▶ **The data**
◇ ◇ ◇ ◇ ◇
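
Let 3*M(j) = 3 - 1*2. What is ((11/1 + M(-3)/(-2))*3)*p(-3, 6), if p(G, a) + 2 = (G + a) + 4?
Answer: 325/2 ≈ 162.50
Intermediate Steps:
p(G, a) = 2 + G + a (p(G, a) = -2 + ((G + a) + 4) = -2 + (4 + G + a) = 2 + G + a)
M(j) = ⅓ (M(j) = (3 - 1*2)/3 = (3 - 2)/3 = (⅓)*1 = ⅓)
((11/1 + M(-3)/(-2))*3)*p(-3, 6) = ((11/1 + (⅓)/(-2))*3)*(2 - 3 + 6) = ((11*1 + (⅓)*(-½))*3)*5 = ((11 - ⅙)*3)*5 = ((65/6)*3)*5 = (65/2)*5 = 325/2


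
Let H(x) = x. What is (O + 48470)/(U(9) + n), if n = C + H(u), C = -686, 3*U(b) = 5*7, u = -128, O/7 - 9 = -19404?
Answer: 261885/2407 ≈ 108.80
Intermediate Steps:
O = -135765 (O = 63 + 7*(-19404) = 63 - 135828 = -135765)
U(b) = 35/3 (U(b) = (5*7)/3 = (⅓)*35 = 35/3)
n = -814 (n = -686 - 128 = -814)
(O + 48470)/(U(9) + n) = (-135765 + 48470)/(35/3 - 814) = -87295/(-2407/3) = -87295*(-3/2407) = 261885/2407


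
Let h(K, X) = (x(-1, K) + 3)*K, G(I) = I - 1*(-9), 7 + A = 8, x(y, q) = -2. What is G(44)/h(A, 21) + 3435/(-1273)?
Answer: 64034/1273 ≈ 50.302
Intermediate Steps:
A = 1 (A = -7 + 8 = 1)
G(I) = 9 + I (G(I) = I + 9 = 9 + I)
h(K, X) = K (h(K, X) = (-2 + 3)*K = 1*K = K)
G(44)/h(A, 21) + 3435/(-1273) = (9 + 44)/1 + 3435/(-1273) = 53*1 + 3435*(-1/1273) = 53 - 3435/1273 = 64034/1273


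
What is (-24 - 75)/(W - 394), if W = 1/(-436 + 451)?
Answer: 1485/5909 ≈ 0.25131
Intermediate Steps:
W = 1/15 ≈ 0.066667
(-24 - 75)/(W - 394) = (-24 - 75)/(1/15 - 394) = -99/(-5909/15) = -99*(-15/5909) = 1485/5909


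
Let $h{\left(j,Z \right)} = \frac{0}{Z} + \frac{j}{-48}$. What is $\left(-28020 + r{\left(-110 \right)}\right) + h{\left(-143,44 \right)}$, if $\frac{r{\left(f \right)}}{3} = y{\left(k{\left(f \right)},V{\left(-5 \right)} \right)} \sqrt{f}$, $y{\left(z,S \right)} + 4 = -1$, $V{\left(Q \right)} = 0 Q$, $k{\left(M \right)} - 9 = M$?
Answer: $- \frac{1344817}{48} - 15 i \sqrt{110} \approx -28017.0 - 157.32 i$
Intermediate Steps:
$h{\left(j,Z \right)} = - \frac{j}{48}$ ($h{\left(j,Z \right)} = 0 + j \left(- \frac{1}{48}\right) = 0 - \frac{j}{48} = - \frac{j}{48}$)
$k{\left(M \right)} = 9 + M$
$V{\left(Q \right)} = 0$
$y{\left(z,S \right)} = -5$ ($y{\left(z,S \right)} = -4 - 1 = -5$)
$r{\left(f \right)} = - 15 \sqrt{f}$ ($r{\left(f \right)} = 3 \left(- 5 \sqrt{f}\right) = - 15 \sqrt{f}$)
$\left(-28020 + r{\left(-110 \right)}\right) + h{\left(-143,44 \right)} = \left(-28020 - 15 \sqrt{-110}\right) - - \frac{143}{48} = \left(-28020 - 15 i \sqrt{110}\right) + \frac{143}{48} = - \frac{1344817}{48} - 15 i \sqrt{110}$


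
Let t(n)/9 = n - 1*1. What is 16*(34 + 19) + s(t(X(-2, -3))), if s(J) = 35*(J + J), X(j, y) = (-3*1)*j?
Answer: 3998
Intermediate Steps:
X(j, y) = -3*j
t(n) = -9 + 9*n (t(n) = 9*(n - 1*1) = 9*(n - 1) = 9*(-1 + n) = -9 + 9*n)
s(J) = 70*J (s(J) = 35*(2*J) = 70*J)
16*(34 + 19) + s(t(X(-2, -3))) = 16*(34 + 19) + 70*(-9 + 9*(-3*(-2))) = 16*53 + 70*(-9 + 9*6) = 848 + 70*(-9 + 54) = 848 + 70*45 = 848 + 3150 = 3998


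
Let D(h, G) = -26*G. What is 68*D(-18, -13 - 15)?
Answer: 49504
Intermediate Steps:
68*D(-18, -13 - 15) = 68*(-26*(-13 - 15)) = 68*(-26*(-28)) = 68*728 = 49504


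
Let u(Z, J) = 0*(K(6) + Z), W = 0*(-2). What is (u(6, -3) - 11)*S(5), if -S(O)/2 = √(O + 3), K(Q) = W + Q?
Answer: 44*√2 ≈ 62.225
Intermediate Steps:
W = 0
K(Q) = Q (K(Q) = 0 + Q = Q)
u(Z, J) = 0 (u(Z, J) = 0*(6 + Z) = 0)
S(O) = -2*√(3 + O) (S(O) = -2*√(O + 3) = -2*√(3 + O))
(u(6, -3) - 11)*S(5) = (0 - 11)*(-2*√(3 + 5)) = -(-22)*√8 = -(-22)*2*√2 = -(-44)*√2 = 44*√2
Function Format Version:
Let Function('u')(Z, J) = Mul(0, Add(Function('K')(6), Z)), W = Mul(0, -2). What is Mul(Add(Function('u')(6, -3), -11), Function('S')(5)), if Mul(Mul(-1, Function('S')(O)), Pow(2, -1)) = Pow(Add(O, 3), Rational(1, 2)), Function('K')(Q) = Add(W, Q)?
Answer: Mul(44, Pow(2, Rational(1, 2))) ≈ 62.225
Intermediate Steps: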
◇ ◇ ◇ ◇ ◇
▶ **Required work**
Of all the entries above, retype exactly the lines from the line with "Answer: 325/2 ≈ 162.50" to the line with "Answer: 64034/1273 ≈ 50.302", both included, and no others.

▶ **Solution to the problem**
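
Answer: 325/2 ≈ 162.50
Intermediate Steps:
p(G, a) = 2 + G + a (p(G, a) = -2 + ((G + a) + 4) = -2 + (4 + G + a) = 2 + G + a)
M(j) = ⅓ (M(j) = (3 - 1*2)/3 = (3 - 2)/3 = (⅓)*1 = ⅓)
((11/1 + M(-3)/(-2))*3)*p(-3, 6) = ((11/1 + (⅓)/(-2))*3)*(2 - 3 + 6) = ((11*1 + (⅓)*(-½))*3)*5 = ((11 - ⅙)*3)*5 = ((65/6)*3)*5 = (65/2)*5 = 325/2


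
Let H(x) = x. What is (O + 48470)/(U(9) + n), if n = C + H(u), C = -686, 3*U(b) = 5*7, u = -128, O/7 - 9 = -19404?
Answer: 261885/2407 ≈ 108.80
Intermediate Steps:
O = -135765 (O = 63 + 7*(-19404) = 63 - 135828 = -135765)
U(b) = 35/3 (U(b) = (5*7)/3 = (⅓)*35 = 35/3)
n = -814 (n = -686 - 128 = -814)
(O + 48470)/(U(9) + n) = (-135765 + 48470)/(35/3 - 814) = -87295/(-2407/3) = -87295*(-3/2407) = 261885/2407


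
Let h(K, X) = (x(-1, K) + 3)*K, G(I) = I - 1*(-9), 7 + A = 8, x(y, q) = -2. What is G(44)/h(A, 21) + 3435/(-1273)?
Answer: 64034/1273 ≈ 50.302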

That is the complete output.